*Data listing*.
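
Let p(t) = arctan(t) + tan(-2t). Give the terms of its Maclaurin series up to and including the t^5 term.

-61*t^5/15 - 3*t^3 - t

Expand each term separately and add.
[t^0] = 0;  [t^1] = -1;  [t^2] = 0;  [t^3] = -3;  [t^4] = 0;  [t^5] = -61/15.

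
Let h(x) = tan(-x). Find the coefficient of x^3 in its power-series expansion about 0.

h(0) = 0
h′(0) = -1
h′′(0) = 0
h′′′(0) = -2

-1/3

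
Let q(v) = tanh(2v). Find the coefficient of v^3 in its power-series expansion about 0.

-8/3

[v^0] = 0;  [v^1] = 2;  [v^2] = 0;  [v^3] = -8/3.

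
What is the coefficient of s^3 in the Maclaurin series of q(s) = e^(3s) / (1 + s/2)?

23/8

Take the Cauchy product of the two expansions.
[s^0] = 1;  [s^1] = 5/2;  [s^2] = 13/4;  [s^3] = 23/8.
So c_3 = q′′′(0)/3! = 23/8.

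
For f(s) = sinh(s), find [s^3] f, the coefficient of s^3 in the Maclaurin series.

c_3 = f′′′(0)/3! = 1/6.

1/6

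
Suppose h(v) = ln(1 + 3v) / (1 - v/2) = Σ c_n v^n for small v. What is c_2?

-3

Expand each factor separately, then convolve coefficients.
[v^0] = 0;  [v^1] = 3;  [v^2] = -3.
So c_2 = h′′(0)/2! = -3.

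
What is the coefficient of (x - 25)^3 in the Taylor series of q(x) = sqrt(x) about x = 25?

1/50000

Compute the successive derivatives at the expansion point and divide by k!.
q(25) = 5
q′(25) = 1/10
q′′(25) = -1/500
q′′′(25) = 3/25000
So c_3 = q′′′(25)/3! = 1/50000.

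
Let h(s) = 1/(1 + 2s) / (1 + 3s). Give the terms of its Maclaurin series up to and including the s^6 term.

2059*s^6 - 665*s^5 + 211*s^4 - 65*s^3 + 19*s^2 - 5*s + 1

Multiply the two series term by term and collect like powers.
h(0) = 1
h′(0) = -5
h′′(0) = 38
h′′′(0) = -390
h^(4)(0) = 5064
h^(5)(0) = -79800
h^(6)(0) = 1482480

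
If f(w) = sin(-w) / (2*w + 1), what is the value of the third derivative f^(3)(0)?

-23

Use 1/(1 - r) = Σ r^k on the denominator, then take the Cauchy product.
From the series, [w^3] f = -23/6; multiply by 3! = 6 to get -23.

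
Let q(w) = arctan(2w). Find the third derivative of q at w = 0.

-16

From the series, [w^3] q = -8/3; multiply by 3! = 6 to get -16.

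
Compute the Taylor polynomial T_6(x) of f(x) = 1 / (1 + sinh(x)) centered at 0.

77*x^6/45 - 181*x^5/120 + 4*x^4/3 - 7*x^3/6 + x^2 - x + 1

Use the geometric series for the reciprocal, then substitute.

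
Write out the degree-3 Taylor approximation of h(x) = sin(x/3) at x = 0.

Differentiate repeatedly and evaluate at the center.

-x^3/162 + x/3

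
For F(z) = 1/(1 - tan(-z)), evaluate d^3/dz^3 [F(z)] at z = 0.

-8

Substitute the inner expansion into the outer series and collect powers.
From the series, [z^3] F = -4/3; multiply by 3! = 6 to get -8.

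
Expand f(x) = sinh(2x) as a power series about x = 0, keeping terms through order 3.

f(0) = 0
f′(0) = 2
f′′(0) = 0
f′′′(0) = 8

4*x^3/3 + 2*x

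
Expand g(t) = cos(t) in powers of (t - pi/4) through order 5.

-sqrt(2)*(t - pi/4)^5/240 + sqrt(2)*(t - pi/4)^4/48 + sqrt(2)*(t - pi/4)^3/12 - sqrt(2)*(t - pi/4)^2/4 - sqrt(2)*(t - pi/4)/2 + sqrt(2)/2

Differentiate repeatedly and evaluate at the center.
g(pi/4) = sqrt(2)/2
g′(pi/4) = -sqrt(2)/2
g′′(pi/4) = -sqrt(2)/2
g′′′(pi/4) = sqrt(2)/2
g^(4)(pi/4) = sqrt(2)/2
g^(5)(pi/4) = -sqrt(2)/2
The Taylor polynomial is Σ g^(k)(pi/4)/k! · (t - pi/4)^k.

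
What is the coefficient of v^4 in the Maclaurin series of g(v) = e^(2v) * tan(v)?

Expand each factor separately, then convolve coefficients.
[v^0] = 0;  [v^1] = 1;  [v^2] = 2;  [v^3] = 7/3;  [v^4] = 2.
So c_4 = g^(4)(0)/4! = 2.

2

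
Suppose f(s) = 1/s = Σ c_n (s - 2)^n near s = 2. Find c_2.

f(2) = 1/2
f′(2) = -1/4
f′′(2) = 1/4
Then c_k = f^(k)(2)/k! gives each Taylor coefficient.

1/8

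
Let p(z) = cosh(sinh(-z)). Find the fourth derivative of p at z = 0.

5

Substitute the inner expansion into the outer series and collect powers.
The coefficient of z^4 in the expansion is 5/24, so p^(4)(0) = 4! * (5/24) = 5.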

*Task instructions*. Answer with an exact copy of the lines from the one containing "Expand f(x) = sinh(2x)" through the end of the entries above, leaving out everything before.

*Completed task*.
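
Expand f(x) = sinh(2x) as a power series about x = 0, keeping terms through order 3.

f(0) = 0
f′(0) = 2
f′′(0) = 0
f′′′(0) = 8

4*x^3/3 + 2*x

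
Expand g(t) = cos(t) in powers of (t - pi/4) through order 5.

-sqrt(2)*(t - pi/4)^5/240 + sqrt(2)*(t - pi/4)^4/48 + sqrt(2)*(t - pi/4)^3/12 - sqrt(2)*(t - pi/4)^2/4 - sqrt(2)*(t - pi/4)/2 + sqrt(2)/2

Differentiate repeatedly and evaluate at the center.
g(pi/4) = sqrt(2)/2
g′(pi/4) = -sqrt(2)/2
g′′(pi/4) = -sqrt(2)/2
g′′′(pi/4) = sqrt(2)/2
g^(4)(pi/4) = sqrt(2)/2
g^(5)(pi/4) = -sqrt(2)/2
The Taylor polynomial is Σ g^(k)(pi/4)/k! · (t - pi/4)^k.

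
What is the coefficient of v^4 in the Maclaurin series of g(v) = e^(2v) * tan(v)?

Expand each factor separately, then convolve coefficients.
[v^0] = 0;  [v^1] = 1;  [v^2] = 2;  [v^3] = 7/3;  [v^4] = 2.
So c_4 = g^(4)(0)/4! = 2.

2

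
Suppose f(s) = 1/s = Σ c_n (s - 2)^n near s = 2. Find c_2.

f(2) = 1/2
f′(2) = -1/4
f′′(2) = 1/4
Then c_k = f^(k)(2)/k! gives each Taylor coefficient.

1/8

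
Let p(z) = cosh(sinh(-z)). Find the fourth derivative of p at z = 0.

5

Substitute the inner expansion into the outer series and collect powers.
The coefficient of z^4 in the expansion is 5/24, so p^(4)(0) = 4! * (5/24) = 5.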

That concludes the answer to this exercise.